### EXERCISE OBJECTIVE
Somewhere below are a line with "It takes 11" and a later line with "It takes Volunteer". Output exactly those lines and all lines between them.

━━━ WORKING DATA ━━━

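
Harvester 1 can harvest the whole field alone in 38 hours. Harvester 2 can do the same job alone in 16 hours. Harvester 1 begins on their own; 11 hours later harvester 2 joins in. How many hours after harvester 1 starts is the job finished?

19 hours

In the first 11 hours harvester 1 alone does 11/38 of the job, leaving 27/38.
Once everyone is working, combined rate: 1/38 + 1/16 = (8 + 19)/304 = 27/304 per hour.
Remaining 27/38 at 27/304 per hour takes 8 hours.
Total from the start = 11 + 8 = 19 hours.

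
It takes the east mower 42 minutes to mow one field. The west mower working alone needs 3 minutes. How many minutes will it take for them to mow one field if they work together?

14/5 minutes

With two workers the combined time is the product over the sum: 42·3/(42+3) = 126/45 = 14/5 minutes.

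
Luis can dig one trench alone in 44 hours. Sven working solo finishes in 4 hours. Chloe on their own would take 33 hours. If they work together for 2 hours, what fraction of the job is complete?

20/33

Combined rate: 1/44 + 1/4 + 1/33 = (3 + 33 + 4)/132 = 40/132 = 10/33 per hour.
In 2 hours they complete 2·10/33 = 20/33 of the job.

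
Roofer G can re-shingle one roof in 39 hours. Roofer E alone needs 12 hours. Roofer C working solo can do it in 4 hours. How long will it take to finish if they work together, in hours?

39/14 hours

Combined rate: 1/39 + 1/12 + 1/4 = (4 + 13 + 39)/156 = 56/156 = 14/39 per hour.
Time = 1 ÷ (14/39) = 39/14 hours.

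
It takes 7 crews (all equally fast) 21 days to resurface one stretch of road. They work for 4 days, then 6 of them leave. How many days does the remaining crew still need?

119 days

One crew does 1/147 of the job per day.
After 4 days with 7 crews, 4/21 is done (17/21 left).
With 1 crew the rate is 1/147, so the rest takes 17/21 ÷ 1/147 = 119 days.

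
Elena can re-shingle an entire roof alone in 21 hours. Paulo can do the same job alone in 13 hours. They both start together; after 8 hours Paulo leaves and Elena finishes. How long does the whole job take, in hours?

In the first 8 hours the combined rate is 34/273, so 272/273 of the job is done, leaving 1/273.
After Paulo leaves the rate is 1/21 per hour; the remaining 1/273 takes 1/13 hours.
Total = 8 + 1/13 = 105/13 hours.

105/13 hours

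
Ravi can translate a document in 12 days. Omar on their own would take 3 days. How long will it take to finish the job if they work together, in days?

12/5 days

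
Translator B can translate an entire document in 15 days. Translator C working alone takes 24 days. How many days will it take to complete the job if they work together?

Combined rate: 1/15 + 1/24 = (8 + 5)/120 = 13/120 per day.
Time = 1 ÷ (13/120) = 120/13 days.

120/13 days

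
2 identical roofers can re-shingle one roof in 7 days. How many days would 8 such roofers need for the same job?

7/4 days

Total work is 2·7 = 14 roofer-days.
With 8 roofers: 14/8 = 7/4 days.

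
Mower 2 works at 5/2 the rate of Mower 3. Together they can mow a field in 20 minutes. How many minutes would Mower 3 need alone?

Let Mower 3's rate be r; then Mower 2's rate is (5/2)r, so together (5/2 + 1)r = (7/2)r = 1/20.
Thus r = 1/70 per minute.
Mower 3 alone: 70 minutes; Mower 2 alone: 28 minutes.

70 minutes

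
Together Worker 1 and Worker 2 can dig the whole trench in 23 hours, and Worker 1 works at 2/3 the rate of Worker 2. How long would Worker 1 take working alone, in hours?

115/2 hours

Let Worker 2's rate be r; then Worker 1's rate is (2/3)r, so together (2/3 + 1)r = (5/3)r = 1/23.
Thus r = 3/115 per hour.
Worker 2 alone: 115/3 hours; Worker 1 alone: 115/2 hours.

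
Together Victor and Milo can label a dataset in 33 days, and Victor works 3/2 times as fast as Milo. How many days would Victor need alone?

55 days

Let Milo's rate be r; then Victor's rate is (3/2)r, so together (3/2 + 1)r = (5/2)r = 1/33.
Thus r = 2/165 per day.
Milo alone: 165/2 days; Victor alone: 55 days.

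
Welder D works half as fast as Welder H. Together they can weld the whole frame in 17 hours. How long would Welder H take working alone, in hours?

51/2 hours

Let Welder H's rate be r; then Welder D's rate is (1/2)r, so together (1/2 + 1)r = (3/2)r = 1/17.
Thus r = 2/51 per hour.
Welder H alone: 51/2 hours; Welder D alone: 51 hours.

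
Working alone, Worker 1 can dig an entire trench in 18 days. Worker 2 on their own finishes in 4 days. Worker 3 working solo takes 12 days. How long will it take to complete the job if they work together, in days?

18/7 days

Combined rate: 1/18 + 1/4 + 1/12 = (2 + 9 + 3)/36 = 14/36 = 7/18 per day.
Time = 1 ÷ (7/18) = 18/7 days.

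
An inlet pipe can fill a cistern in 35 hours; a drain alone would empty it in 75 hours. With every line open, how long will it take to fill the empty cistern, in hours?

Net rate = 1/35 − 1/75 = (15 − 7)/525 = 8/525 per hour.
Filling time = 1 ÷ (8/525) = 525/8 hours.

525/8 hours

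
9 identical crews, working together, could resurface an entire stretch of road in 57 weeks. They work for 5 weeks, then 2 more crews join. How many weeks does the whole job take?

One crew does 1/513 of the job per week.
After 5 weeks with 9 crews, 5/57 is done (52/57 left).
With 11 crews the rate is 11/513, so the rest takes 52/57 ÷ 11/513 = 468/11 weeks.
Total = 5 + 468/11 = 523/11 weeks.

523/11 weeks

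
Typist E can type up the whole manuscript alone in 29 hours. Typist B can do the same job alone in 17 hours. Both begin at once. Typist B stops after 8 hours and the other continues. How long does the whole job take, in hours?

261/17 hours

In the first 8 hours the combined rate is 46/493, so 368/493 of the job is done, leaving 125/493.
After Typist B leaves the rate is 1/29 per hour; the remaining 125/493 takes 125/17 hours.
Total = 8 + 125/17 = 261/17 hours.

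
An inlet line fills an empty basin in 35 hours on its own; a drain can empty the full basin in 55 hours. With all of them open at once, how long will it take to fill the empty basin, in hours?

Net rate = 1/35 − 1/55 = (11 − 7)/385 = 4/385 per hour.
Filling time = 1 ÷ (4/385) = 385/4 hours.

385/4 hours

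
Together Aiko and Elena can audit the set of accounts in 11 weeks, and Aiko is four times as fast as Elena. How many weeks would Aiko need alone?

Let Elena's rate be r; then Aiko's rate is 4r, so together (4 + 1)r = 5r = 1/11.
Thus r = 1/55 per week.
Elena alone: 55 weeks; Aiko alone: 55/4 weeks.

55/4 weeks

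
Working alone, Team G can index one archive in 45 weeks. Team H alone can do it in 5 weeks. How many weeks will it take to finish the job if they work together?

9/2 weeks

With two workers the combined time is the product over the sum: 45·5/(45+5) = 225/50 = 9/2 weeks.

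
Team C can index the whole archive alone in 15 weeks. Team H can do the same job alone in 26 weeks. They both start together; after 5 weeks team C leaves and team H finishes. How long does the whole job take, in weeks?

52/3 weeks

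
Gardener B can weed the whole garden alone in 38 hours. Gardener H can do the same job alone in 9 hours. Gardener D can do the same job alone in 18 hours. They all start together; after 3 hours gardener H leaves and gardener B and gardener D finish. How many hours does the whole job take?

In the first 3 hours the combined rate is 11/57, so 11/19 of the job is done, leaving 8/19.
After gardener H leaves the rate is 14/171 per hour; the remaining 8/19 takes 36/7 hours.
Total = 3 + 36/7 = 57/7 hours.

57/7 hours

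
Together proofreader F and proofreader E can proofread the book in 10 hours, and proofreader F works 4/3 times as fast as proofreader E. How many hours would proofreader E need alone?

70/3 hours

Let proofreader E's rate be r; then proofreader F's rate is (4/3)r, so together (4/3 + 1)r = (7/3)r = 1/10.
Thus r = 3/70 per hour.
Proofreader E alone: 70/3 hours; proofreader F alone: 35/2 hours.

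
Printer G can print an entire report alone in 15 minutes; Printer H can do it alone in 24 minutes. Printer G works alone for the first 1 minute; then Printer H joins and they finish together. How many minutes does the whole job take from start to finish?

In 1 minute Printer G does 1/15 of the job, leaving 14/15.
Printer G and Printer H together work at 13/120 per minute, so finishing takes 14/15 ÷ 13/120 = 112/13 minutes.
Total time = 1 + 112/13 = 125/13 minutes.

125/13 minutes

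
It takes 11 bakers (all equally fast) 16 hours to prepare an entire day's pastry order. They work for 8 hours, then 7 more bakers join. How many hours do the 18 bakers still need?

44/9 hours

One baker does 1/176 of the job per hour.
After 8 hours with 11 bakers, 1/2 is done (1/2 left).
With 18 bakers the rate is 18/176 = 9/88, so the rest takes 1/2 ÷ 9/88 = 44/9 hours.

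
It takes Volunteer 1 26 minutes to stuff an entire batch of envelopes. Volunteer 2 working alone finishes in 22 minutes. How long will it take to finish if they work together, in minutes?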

━━━
━━━ WORKING DATA ━━━

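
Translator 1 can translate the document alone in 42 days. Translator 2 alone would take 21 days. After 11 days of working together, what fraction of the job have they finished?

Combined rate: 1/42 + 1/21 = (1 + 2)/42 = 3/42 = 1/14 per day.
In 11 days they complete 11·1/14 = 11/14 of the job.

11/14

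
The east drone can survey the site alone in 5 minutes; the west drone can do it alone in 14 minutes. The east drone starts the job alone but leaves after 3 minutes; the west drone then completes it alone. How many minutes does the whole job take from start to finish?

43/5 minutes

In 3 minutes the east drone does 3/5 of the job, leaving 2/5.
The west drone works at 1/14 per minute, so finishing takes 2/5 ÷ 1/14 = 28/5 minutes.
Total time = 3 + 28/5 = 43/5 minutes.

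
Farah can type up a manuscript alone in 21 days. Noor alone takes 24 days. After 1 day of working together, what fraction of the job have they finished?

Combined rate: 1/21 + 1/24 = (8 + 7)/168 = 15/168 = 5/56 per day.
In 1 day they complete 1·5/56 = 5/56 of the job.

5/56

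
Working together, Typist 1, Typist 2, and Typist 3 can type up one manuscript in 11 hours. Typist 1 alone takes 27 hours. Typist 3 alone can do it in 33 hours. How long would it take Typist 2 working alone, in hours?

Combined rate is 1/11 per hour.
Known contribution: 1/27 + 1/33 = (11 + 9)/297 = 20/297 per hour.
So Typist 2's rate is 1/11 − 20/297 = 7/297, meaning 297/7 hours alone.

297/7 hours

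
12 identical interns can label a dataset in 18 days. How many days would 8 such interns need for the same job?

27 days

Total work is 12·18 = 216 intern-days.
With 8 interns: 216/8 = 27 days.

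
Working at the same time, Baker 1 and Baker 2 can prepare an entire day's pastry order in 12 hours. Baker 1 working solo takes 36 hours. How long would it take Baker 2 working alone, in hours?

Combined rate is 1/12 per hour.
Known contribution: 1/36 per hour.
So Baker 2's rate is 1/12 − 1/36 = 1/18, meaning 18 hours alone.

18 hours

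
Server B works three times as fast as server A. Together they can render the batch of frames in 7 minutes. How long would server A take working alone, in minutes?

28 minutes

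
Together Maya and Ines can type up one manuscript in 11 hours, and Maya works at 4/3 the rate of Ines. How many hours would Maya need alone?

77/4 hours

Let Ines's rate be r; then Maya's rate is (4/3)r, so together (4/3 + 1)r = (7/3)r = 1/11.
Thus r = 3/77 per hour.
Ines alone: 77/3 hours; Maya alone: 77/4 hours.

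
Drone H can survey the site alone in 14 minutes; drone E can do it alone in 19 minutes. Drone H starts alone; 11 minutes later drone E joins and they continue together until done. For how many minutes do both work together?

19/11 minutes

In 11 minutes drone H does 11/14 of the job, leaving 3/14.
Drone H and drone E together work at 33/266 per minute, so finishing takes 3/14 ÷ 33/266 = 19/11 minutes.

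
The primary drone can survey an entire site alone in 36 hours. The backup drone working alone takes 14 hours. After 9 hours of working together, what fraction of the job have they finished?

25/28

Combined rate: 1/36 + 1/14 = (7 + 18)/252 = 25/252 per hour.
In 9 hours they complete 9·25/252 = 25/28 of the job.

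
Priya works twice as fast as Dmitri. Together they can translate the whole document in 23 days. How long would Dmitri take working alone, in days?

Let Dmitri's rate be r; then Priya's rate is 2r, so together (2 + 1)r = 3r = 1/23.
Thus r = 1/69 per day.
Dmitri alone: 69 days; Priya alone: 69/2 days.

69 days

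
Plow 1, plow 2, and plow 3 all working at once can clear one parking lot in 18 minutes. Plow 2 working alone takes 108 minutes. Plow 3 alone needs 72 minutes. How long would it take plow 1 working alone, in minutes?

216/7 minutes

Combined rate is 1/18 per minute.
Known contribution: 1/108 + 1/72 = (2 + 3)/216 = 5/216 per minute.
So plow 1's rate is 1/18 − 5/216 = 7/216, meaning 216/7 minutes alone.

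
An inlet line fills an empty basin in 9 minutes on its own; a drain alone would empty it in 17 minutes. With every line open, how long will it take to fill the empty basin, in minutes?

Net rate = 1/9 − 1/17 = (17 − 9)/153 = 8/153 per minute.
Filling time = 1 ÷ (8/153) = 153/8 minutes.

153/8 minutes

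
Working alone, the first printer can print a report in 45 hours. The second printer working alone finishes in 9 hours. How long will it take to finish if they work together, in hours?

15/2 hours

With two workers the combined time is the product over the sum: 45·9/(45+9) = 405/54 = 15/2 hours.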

━━━
━━━ WORKING DATA ━━━

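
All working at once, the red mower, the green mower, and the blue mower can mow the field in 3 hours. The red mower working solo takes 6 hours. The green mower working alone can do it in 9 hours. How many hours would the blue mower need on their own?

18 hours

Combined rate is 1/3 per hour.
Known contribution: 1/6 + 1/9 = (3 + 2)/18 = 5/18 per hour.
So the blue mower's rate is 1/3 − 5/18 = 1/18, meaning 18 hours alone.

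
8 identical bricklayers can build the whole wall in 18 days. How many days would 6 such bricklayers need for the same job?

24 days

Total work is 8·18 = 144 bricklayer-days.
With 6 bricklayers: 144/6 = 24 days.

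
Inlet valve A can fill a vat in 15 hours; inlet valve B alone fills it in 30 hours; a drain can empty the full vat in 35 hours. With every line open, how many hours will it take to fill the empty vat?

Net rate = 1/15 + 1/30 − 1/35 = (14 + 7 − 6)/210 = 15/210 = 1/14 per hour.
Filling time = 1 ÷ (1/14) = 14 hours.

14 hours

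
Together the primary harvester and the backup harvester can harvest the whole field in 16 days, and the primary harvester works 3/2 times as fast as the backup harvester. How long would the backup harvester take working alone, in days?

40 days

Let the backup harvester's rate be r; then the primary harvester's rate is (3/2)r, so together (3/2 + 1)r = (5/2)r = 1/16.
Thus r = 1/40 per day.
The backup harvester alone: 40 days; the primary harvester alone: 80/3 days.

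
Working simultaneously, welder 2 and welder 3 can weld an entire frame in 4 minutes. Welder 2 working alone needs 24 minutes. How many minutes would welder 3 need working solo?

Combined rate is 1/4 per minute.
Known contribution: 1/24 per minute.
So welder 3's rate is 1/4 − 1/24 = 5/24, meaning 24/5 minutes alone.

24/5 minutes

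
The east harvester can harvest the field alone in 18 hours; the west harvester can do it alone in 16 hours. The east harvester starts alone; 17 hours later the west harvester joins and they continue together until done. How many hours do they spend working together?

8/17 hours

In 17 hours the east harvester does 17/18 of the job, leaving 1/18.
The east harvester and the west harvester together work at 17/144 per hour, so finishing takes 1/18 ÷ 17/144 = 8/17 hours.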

━━━

### EXERCISE RESULT
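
It takes 11 bakers (all equally fast) 16 hours to prepare an entire day's pastry order. They work for 8 hours, then 7 more bakers join. How many hours do the 18 bakers still need?

44/9 hours

One baker does 1/176 of the job per hour.
After 8 hours with 11 bakers, 1/2 is done (1/2 left).
With 18 bakers the rate is 18/176 = 9/88, so the rest takes 1/2 ÷ 9/88 = 44/9 hours.

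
It takes Volunteer 1 26 minutes to stuff an entire batch of envelopes. Volunteer 2 working alone finishes in 22 minutes. How long will it take to finish if they work together, in minutes?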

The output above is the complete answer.